_WORK INSTRUCTIONS_.
Look through the data that follows and copy each line with the string "before".

Stored data entries:
_ _ _ _ _ _ _

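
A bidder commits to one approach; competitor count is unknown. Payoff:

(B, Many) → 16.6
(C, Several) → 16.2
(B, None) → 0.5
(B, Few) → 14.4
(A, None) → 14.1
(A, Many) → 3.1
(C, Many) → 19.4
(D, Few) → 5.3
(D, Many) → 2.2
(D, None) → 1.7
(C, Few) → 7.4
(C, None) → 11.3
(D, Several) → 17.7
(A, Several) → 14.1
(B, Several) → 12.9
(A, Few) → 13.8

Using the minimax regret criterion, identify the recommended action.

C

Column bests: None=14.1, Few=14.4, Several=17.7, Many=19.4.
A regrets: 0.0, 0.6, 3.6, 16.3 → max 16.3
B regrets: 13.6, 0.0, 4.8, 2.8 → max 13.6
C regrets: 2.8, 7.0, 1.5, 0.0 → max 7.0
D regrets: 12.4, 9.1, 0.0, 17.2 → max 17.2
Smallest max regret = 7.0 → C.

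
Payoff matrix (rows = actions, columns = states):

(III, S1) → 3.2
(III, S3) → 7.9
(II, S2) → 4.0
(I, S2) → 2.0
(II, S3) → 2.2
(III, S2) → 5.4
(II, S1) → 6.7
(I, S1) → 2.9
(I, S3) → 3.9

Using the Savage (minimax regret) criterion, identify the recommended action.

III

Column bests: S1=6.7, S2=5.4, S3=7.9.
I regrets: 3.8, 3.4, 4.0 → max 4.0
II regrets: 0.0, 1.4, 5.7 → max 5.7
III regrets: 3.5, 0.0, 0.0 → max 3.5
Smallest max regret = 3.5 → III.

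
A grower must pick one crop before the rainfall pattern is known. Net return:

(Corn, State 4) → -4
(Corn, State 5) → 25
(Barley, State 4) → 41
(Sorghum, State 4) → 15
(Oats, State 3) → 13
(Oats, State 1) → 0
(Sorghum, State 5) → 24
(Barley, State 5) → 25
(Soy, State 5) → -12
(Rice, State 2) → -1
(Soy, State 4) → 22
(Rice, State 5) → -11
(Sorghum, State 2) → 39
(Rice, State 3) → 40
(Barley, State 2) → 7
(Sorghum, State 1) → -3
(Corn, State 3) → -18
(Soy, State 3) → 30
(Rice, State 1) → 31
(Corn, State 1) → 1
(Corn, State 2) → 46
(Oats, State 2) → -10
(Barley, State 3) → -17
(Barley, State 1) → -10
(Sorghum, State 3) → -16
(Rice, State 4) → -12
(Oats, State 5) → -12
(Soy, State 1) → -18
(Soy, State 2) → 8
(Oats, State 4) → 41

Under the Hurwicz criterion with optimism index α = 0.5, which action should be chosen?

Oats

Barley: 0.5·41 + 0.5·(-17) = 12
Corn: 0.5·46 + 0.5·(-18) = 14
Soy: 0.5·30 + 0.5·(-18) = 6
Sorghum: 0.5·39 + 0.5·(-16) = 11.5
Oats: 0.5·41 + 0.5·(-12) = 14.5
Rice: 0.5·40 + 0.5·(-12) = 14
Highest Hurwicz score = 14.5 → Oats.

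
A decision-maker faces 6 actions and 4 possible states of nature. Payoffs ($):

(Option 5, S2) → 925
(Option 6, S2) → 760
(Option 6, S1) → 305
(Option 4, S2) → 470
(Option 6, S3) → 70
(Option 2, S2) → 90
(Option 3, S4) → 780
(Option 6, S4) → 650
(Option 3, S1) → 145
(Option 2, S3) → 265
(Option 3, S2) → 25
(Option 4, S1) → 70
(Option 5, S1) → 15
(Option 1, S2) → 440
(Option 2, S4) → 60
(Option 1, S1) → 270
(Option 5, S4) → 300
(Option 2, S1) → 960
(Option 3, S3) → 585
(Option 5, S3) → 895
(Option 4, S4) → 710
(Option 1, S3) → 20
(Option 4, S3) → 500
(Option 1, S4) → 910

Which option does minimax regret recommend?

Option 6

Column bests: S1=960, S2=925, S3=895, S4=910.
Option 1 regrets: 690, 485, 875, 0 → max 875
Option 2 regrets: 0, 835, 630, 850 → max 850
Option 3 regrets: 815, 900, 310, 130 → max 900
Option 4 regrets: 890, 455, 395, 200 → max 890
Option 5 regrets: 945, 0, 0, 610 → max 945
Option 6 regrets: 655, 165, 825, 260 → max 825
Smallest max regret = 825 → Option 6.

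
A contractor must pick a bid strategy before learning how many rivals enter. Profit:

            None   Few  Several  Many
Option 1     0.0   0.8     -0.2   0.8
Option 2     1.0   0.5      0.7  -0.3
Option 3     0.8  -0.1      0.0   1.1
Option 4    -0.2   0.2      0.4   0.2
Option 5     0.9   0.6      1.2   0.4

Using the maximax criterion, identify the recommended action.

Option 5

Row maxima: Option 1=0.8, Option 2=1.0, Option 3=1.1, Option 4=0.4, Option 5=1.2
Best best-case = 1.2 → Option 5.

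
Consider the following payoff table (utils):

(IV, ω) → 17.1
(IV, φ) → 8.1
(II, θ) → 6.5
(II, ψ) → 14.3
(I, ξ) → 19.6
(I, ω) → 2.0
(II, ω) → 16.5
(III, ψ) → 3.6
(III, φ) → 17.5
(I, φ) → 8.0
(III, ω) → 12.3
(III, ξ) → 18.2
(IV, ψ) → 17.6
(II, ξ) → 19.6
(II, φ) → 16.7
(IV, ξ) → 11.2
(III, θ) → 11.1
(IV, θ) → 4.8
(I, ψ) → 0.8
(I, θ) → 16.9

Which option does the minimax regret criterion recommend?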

_ _ _ _ _ _ _

_SOLUTION FOR THIS PROBLEM_.
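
A grower must pick one crop before the rainfall pattern is known. Net return:
A contractor must pick a bid strategy before learning how many rivals enter. Profit: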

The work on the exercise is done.